**PROBLEM DETAILS**
Copy, from the listing, every line in which the string "reproduces" is present.

= Beginning of Section =

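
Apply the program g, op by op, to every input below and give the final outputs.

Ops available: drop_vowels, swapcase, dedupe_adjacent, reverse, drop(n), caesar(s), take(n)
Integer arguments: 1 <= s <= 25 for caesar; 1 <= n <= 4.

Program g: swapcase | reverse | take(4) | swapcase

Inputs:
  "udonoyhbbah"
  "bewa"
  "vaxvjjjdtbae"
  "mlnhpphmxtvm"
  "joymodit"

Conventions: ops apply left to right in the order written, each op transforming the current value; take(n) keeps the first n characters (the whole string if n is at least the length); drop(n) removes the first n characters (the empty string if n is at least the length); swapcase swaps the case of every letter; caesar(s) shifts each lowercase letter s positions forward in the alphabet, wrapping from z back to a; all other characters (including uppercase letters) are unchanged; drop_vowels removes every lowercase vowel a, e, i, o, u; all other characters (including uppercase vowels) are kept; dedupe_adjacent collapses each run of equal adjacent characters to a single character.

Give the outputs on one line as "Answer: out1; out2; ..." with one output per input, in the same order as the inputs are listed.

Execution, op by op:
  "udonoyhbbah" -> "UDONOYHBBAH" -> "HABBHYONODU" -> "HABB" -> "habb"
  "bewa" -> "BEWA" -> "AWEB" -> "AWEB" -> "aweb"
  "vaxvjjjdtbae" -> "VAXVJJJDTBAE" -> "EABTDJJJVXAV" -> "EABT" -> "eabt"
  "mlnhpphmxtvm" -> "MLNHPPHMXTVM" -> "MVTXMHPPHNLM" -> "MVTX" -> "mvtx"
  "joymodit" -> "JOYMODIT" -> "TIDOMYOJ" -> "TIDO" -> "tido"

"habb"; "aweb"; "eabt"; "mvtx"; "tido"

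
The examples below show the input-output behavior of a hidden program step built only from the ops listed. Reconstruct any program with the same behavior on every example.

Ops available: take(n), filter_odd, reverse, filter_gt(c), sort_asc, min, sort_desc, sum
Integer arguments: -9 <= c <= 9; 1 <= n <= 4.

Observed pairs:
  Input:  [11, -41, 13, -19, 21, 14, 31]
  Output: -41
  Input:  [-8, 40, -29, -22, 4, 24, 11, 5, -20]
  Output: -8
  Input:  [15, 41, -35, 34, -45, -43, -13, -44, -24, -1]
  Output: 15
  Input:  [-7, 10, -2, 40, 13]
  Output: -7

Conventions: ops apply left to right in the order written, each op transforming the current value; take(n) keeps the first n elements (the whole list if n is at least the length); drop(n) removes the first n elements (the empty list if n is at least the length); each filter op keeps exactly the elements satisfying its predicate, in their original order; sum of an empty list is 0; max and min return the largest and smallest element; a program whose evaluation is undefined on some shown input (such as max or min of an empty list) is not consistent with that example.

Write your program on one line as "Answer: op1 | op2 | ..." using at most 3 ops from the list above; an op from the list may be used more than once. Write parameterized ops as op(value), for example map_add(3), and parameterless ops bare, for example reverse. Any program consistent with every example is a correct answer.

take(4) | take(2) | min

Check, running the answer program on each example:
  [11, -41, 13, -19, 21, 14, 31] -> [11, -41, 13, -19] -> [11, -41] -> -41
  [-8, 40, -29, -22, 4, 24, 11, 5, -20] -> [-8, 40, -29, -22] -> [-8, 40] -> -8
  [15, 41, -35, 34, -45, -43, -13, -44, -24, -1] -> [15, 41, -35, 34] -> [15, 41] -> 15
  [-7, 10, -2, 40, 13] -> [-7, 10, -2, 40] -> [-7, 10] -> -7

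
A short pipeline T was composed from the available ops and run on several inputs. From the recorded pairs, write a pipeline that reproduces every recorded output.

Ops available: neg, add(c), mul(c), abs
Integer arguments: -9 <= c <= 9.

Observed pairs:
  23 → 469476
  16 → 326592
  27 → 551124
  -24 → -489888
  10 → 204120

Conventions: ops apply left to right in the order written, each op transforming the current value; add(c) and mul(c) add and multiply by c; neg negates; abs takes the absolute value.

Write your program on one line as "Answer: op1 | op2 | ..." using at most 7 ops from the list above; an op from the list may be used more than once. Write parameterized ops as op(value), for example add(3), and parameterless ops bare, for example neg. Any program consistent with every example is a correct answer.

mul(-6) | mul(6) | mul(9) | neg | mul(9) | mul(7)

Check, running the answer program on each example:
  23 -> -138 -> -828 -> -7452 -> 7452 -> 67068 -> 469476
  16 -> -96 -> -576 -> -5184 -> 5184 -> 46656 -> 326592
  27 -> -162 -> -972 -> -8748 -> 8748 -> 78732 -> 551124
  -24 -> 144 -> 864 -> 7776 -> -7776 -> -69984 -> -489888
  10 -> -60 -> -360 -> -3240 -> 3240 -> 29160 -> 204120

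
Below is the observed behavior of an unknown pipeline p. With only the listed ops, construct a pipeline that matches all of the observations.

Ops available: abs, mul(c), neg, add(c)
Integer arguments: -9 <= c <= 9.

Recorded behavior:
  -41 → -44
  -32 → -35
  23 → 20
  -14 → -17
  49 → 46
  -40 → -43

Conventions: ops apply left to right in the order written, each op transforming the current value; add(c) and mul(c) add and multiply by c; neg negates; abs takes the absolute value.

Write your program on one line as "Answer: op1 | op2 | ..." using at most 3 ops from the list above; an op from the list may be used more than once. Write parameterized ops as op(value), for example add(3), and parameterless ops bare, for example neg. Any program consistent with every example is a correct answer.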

= End of Section =
= Beginning of Section =

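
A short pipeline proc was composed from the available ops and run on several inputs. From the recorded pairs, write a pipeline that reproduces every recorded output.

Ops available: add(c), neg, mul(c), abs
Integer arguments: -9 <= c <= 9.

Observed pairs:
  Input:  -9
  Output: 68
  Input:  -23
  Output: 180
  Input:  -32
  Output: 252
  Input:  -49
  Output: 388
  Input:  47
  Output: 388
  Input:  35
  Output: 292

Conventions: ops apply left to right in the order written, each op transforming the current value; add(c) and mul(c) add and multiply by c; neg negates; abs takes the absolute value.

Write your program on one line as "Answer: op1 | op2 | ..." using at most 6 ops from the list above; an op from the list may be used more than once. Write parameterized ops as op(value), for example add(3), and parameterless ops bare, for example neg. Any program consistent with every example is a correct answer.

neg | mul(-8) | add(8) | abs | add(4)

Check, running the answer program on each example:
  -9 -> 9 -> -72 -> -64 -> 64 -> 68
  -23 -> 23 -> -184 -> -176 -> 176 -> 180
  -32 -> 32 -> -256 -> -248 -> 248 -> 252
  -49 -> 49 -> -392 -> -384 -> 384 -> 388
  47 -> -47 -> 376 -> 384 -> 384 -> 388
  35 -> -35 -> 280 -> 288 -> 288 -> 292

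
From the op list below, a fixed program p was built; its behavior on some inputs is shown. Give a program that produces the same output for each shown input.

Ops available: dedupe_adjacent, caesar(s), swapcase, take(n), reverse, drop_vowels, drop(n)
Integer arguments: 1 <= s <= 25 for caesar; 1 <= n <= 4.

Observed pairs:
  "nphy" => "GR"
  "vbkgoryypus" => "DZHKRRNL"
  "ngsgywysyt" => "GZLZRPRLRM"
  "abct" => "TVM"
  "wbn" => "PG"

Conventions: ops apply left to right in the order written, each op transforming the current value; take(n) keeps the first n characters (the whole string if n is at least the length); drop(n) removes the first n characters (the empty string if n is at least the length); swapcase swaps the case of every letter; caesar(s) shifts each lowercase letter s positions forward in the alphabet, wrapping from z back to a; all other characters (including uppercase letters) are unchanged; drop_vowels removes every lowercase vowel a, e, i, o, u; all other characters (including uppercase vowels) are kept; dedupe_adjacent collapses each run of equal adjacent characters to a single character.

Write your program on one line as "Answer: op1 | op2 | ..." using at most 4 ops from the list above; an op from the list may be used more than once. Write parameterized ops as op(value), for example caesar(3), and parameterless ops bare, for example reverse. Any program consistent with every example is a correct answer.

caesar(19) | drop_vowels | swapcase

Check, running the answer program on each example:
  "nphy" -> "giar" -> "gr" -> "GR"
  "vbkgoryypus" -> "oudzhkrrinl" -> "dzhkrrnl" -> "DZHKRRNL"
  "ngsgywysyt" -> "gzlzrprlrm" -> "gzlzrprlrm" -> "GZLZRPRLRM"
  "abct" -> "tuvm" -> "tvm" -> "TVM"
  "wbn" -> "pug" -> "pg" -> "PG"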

= End of Section =

**THE ANSWER**
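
A short pipeline T was composed from the available ops and run on several inputs. From the recorded pairs, write a pipeline that reproduces every recorded output.
A short pipeline proc was composed from the available ops and run on several inputs. From the recorded pairs, write a pipeline that reproduces every recorded output.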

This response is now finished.